**TASK REQUIREMENTS**:
Set down each entry again exactly as written.

___ SUPPLIED RECORDS ___

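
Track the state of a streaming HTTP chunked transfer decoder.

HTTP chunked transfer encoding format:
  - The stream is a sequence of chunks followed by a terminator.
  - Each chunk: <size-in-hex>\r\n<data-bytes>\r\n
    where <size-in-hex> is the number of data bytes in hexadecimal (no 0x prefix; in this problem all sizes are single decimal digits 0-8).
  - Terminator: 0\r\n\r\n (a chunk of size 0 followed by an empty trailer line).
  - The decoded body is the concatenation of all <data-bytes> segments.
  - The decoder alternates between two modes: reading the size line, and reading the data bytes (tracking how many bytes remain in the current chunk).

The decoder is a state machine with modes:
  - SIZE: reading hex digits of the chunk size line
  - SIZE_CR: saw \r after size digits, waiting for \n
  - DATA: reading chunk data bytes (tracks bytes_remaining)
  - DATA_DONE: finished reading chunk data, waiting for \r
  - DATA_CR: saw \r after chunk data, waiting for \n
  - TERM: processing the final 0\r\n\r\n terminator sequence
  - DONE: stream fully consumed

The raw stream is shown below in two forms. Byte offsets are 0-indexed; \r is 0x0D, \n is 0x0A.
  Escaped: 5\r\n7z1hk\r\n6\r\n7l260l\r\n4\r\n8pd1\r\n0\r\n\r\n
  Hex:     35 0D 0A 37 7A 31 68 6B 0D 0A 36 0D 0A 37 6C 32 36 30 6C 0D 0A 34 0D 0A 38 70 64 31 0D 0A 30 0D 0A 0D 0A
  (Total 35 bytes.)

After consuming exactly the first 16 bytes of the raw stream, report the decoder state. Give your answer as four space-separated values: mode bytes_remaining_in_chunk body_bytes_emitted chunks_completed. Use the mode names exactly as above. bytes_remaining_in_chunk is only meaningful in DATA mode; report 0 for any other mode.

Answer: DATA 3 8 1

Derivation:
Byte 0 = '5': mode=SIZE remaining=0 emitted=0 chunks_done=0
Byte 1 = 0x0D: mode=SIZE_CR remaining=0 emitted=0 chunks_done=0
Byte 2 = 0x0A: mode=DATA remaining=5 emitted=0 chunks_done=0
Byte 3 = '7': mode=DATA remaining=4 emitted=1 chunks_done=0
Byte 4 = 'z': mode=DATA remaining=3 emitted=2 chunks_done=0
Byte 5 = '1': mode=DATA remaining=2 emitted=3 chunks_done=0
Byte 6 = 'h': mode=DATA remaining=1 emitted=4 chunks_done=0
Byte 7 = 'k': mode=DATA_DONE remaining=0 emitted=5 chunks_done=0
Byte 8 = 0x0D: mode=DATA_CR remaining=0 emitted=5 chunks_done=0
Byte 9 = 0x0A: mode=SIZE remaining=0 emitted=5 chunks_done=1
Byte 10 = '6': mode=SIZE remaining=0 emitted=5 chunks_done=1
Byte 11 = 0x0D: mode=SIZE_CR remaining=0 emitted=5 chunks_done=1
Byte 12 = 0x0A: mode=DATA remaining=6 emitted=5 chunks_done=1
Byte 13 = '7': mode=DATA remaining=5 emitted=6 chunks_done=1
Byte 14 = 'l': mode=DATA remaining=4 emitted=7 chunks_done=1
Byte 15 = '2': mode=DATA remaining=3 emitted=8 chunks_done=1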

___

**RESPONSE**:
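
Track the state of a streaming HTTP chunked transfer decoder.

HTTP chunked transfer encoding format:
  - The stream is a sequence of chunks followed by a terminator.
  - Each chunk: <size-in-hex>\r\n<data-bytes>\r\n
    where <size-in-hex> is the number of data bytes in hexadecimal (no 0x prefix; in this problem all sizes are single decimal digits 0-8).
  - Terminator: 0\r\n\r\n (a chunk of size 0 followed by an empty trailer line).
  - The decoded body is the concatenation of all <data-bytes> segments.
  - The decoder alternates between two modes: reading the size line, and reading the data bytes (tracking how many bytes remain in the current chunk).

The decoder is a state machine with modes:
  - SIZE: reading hex digits of the chunk size line
  - SIZE_CR: saw \r after size digits, waiting for \n
  - DATA: reading chunk data bytes (tracks bytes_remaining)
  - DATA_DONE: finished reading chunk data, waiting for \r
  - DATA_CR: saw \r after chunk data, waiting for \n
  - TERM: processing the final 0\r\n\r\n terminator sequence
  - DONE: stream fully consumed

The raw stream is shown below in two forms. Byte offsets are 0-indexed; \r is 0x0D, \n is 0x0A.
  Escaped: 5\r\n7z1hk\r\n6\r\n7l260l\r\n4\r\n8pd1\r\n0\r\n\r\n
  Hex:     35 0D 0A 37 7A 31 68 6B 0D 0A 36 0D 0A 37 6C 32 36 30 6C 0D 0A 34 0D 0A 38 70 64 31 0D 0A 30 0D 0A 0D 0A
  (Total 35 bytes.)

After consuming exactly the first 16 bytes of the raw stream, report the decoder state. Give your answer as four space-separated values: mode bytes_remaining_in_chunk body_bytes_emitted chunks_completed. Use the mode names exactly as above. bytes_remaining_in_chunk is only meaningful in DATA mode; report 0 for any other mode.

Answer: DATA 3 8 1

Derivation:
Byte 0 = '5': mode=SIZE remaining=0 emitted=0 chunks_done=0
Byte 1 = 0x0D: mode=SIZE_CR remaining=0 emitted=0 chunks_done=0
Byte 2 = 0x0A: mode=DATA remaining=5 emitted=0 chunks_done=0
Byte 3 = '7': mode=DATA remaining=4 emitted=1 chunks_done=0
Byte 4 = 'z': mode=DATA remaining=3 emitted=2 chunks_done=0
Byte 5 = '1': mode=DATA remaining=2 emitted=3 chunks_done=0
Byte 6 = 'h': mode=DATA remaining=1 emitted=4 chunks_done=0
Byte 7 = 'k': mode=DATA_DONE remaining=0 emitted=5 chunks_done=0
Byte 8 = 0x0D: mode=DATA_CR remaining=0 emitted=5 chunks_done=0
Byte 9 = 0x0A: mode=SIZE remaining=0 emitted=5 chunks_done=1
Byte 10 = '6': mode=SIZE remaining=0 emitted=5 chunks_done=1
Byte 11 = 0x0D: mode=SIZE_CR remaining=0 emitted=5 chunks_done=1
Byte 12 = 0x0A: mode=DATA remaining=6 emitted=5 chunks_done=1
Byte 13 = '7': mode=DATA remaining=5 emitted=6 chunks_done=1
Byte 14 = 'l': mode=DATA remaining=4 emitted=7 chunks_done=1
Byte 15 = '2': mode=DATA remaining=3 emitted=8 chunks_done=1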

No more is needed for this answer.